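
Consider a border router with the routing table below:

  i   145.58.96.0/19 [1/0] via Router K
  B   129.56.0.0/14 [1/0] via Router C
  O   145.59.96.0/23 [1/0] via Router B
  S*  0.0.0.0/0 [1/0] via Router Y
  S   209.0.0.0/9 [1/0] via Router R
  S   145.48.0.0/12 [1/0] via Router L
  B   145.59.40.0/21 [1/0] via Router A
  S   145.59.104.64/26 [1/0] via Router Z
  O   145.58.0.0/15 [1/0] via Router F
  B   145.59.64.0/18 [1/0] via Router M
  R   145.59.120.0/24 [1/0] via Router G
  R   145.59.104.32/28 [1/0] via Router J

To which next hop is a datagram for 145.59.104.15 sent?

Routes whose prefix contains 145.59.104.15:
  0.0.0.0/0 (default, matches everything) -> Router Y
  145.48.0.0/12 (145.48.0.0 - 145.63.255.255) -> Router L
  145.58.0.0/15 (145.58.0.0 - 145.59.255.255) -> Router F
  145.59.64.0/18 (145.59.64.0 - 145.59.127.255) -> Router M
More-specific entries that do NOT match:
  145.59.104.32/28 (145.59.104.32 - 145.59.104.47) does not contain 145.59.104.15
  145.59.104.64/26 (145.59.104.64 - 145.59.104.127) does not contain 145.59.104.15
  145.59.120.0/24 (145.59.120.0 - 145.59.120.255) does not contain 145.59.104.15
  145.59.96.0/23 (145.59.96.0 - 145.59.97.255) does not contain 145.59.104.15
  145.59.40.0/21 (145.59.40.0 - 145.59.47.255) does not contain 145.59.104.15
  145.58.96.0/19 (145.58.96.0 - 145.58.127.255) does not contain 145.59.104.15
Longest matching prefix is /18 -> next hop Router M.

Router M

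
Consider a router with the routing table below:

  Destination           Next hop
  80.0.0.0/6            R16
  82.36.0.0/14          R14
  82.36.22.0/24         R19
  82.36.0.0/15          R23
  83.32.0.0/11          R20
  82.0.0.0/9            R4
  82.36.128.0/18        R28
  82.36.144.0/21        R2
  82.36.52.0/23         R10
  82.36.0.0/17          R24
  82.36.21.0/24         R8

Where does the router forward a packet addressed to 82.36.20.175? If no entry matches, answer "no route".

R24

Routes whose prefix contains 82.36.20.175:
  80.0.0.0/6 (80.0.0.0 - 83.255.255.255) -> R16
  82.0.0.0/9 (82.0.0.0 - 82.127.255.255) -> R4
  82.36.0.0/14 (82.36.0.0 - 82.39.255.255) -> R14
  82.36.0.0/15 (82.36.0.0 - 82.37.255.255) -> R23
  82.36.0.0/17 (82.36.0.0 - 82.36.127.255) -> R24
More-specific entries that do NOT match:
  82.36.22.0/24 (82.36.22.0 - 82.36.22.255) does not contain 82.36.20.175
  82.36.21.0/24 (82.36.21.0 - 82.36.21.255) does not contain 82.36.20.175
  82.36.52.0/23 (82.36.52.0 - 82.36.53.255) does not contain 82.36.20.175
  82.36.144.0/21 (82.36.144.0 - 82.36.151.255) does not contain 82.36.20.175
  82.36.128.0/18 (82.36.128.0 - 82.36.191.255) does not contain 82.36.20.175
Longest matching prefix is /17 -> next hop R24.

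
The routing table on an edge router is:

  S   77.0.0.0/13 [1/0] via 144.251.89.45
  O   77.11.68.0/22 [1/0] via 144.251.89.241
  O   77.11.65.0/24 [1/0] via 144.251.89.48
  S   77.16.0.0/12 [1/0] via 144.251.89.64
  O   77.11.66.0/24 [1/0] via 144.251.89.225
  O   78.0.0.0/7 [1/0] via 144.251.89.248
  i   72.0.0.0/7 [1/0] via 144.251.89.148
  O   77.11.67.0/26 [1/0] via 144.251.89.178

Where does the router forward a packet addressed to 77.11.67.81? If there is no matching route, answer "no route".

no route

No entry's prefix contains 77.11.67.81; there is no default route.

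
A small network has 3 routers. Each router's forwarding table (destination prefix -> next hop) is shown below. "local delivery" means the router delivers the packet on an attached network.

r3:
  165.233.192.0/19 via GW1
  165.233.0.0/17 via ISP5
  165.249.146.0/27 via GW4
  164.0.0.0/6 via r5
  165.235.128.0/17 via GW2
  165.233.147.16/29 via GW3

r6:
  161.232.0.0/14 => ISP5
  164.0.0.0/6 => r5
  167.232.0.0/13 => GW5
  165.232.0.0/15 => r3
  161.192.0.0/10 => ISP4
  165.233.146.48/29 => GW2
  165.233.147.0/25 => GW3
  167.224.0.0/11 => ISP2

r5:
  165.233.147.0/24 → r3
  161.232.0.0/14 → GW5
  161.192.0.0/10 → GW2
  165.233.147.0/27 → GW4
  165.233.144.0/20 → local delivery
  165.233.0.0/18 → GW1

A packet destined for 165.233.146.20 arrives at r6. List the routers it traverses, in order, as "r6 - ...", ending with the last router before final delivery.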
★ ★ ★ ★ ★ ★ ★
**TO DO:**
From the records above, pull out each line that has "Consider".

**ANSWER SPACE:**
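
Consider a border router with the routing table below:
Consider a router with the routing table below: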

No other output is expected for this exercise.